- **What you are asked to do**:
Go through the material below and return each line with the string "nonzero" in it.

- **Information**:
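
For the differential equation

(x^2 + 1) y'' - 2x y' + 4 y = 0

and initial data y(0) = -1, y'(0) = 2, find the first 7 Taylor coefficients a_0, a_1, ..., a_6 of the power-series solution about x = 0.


Ansatz: y(x) = sum_{n>=0} a_n x^n, so y'(x) = sum_{n>=1} n a_n x^(n-1) and y''(x) = sum_{n>=2} n(n-1) a_n x^(n-2).
Substitute into P(x) y'' + Q(x) y' + R(x) y = 0 with P(x) = x^2 + 1, Q(x) = -2x, R(x) = 4, and match powers of x.
Initial conditions: a_0 = -1, a_1 = 2.
Setting the coefficient of each power of x to zero and solving order by order (substituting the coefficients already found):
  x^0: 2 a_2 + 4 a_0 = 0  ->  2 a_2 = -4 a_0 = 4  ->  a_2 = 2
  x^1: 6 a_3 + 2 a_1 = 0  ->  6 a_3 = -2 a_1 = -4  ->  a_3 = -2/3
  x^2: 12 a_4 + 2 a_2 = 0  ->  12 a_4 = -2 a_2 = -4  ->  a_4 = -1/3
  x^3: 20 a_5 + 4 a_3 = 0  ->  20 a_5 = -4 a_3 = 8/3  ->  a_5 = 2/15
  x^4: 30 a_6 + 8 a_4 = 0  ->  30 a_6 = -8 a_4 = 8/3  ->  a_6 = 4/45
Truncated series: y(x) = -1 + 2 x + 2 x^2 - (2/3) x^3 - (1/3) x^4 + (2/15) x^5 + (4/45) x^6 + O(x^7).

a_0 = -1; a_1 = 2; a_2 = 2; a_3 = -2/3; a_4 = -1/3; a_5 = 2/15; a_6 = 4/45


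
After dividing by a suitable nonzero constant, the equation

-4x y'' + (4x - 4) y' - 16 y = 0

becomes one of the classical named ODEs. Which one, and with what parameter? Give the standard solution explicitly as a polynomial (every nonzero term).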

- **Result below**:
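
After dividing by a suitable nonzero constant, the equation
becomes one of the classical named ODEs. Which one, and with what parameter? Give the standard solution explicitly as a polynomial (every nonzero term).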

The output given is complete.